Gather all lines from the material that contain the word "codegen".
-- The data follows --
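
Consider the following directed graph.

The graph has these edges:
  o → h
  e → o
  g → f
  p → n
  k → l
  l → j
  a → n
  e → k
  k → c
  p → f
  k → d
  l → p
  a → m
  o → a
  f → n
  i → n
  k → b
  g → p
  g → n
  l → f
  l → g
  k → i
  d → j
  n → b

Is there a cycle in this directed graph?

DFS with white/gray/black marking, starting from b:
b gray
b black
a gray
  m gray
  m black
  n gray
    n→b: b black — skip
  n black
a black
c gray
c black
d gray
  j gray
  j black
d black
e gray
  k gray
    k→c: c black — skip
    k→b: b black — skip
    l gray
      f gray
        f→n: n black — skip
      f black
      l→j: j black — skip
      g gray
        g→f: f black — skip
        g→n: n black — skip
        p gray
          p→f: f black — skip
          p→n: n black — skip
        p black
      g black
      l→p: p black — skip
    l black
    k→d: d black — skip
    i gray
      i→n: n black — skip
    i black
  k black
  o gray
    h gray
    h black
    o→a: a black — skip
  o black
e black
Every edge goes to a white or black vertex — no back edge, so the graph is acyclic.

No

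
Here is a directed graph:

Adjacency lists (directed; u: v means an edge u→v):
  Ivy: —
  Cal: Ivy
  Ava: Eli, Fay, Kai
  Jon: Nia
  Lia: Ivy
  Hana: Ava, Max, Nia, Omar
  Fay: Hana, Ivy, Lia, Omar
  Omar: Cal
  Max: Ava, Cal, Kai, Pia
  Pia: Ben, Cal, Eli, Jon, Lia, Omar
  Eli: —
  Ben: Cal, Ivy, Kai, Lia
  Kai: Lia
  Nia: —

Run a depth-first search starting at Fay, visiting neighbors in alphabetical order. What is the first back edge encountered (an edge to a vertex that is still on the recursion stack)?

Ava→Fay

DFS from Fay (visiting neighbors in alphabetical order); mark gray on enter, black on exit:
Fay gray
  Hana gray
    Ava gray
      Eli gray
      Eli black
      Ava→Fay: Fay is gray → back edge
First back edge: Ava → Fay.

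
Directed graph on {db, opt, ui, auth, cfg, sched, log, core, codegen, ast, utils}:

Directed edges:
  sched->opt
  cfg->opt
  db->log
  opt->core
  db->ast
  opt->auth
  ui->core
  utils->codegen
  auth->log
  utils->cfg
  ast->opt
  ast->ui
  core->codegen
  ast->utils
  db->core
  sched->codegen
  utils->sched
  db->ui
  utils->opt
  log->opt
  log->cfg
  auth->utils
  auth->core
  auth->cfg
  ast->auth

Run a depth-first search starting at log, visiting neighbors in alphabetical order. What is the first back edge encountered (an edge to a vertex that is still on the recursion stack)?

auth→cfg

DFS from log (visiting neighbors in alphabetical order); mark gray on enter, black on exit:
log gray
  cfg gray
    opt gray
      auth gray
        auth→cfg: cfg is gray → back edge
First back edge: auth → cfg.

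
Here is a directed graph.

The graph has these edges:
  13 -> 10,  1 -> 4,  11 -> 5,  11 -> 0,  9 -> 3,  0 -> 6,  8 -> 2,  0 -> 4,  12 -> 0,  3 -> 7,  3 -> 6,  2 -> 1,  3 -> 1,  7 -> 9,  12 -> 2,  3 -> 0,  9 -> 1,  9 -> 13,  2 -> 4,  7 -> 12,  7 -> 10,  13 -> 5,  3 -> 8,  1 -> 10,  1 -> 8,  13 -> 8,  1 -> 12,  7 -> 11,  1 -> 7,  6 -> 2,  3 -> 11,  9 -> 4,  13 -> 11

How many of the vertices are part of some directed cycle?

A vertex is on a directed cycle iff it belongs to a strongly connected component of size ≥ 2 (or has a self-loop).
The vertices on cycles are {0, 1, 2, 3, 6, 7, 8, 9, 11, 12, 13} — 11 in total.

11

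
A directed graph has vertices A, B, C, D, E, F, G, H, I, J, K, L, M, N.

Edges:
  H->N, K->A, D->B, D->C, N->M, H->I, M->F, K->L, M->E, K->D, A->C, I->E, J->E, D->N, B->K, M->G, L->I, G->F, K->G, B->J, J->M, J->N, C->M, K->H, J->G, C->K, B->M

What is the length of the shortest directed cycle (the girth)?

3

For each vertex v, BFS finds the shortest path from v back to v.
The shortest such closed walk is K → D → B → K, length 3.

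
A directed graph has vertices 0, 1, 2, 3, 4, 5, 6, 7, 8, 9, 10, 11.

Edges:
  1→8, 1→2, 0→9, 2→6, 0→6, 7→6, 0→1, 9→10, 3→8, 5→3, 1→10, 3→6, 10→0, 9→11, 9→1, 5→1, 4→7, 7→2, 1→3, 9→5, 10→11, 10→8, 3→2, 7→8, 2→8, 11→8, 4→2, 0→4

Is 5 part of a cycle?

5 is on a cycle iff 5 can reach itself via ≥1 edge.
5 → 1 → 10 → 0 → 9 → 5 — yes.

Yes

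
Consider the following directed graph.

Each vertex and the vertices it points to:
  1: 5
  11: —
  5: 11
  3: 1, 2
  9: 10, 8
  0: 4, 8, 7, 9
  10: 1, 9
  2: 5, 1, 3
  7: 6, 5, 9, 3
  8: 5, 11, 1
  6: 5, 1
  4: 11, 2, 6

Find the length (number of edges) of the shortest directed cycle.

2

For each vertex v, BFS finds the shortest path from v back to v.
The shortest such closed walk is 9 → 10 → 9, length 2.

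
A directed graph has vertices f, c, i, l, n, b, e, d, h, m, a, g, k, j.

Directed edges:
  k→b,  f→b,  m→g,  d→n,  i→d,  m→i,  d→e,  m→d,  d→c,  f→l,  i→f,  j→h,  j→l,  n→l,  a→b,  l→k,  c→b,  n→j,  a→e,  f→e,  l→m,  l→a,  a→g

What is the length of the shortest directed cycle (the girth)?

4

For each vertex v, BFS finds the shortest path from v back to v.
The shortest such closed walk is n → l → m → d → n, length 4.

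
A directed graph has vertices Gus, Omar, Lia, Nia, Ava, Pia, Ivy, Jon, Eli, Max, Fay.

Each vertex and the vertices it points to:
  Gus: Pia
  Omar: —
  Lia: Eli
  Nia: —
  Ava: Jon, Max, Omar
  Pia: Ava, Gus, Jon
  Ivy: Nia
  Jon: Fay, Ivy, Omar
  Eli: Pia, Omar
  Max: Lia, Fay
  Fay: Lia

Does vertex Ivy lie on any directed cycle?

Ivy lies on a cycle iff there is a path from Ivy back to itself.
Exploring from Ivy, it never reaches itself; equivalently, its strongly connected component is a singleton.

No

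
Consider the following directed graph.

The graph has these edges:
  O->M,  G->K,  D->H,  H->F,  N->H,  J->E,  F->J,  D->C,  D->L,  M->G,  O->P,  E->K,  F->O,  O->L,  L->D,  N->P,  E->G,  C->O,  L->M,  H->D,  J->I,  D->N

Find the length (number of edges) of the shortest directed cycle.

2

For each vertex v, BFS finds the shortest path from v back to v.
The shortest such closed walk is H → D → H, length 2.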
-- The data concluded --
Written answer:
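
Directed graph on {db, opt, ui, auth, cfg, sched, log, core, codegen, ast, utils}:
  utils->codegen
  core->codegen
  sched->codegen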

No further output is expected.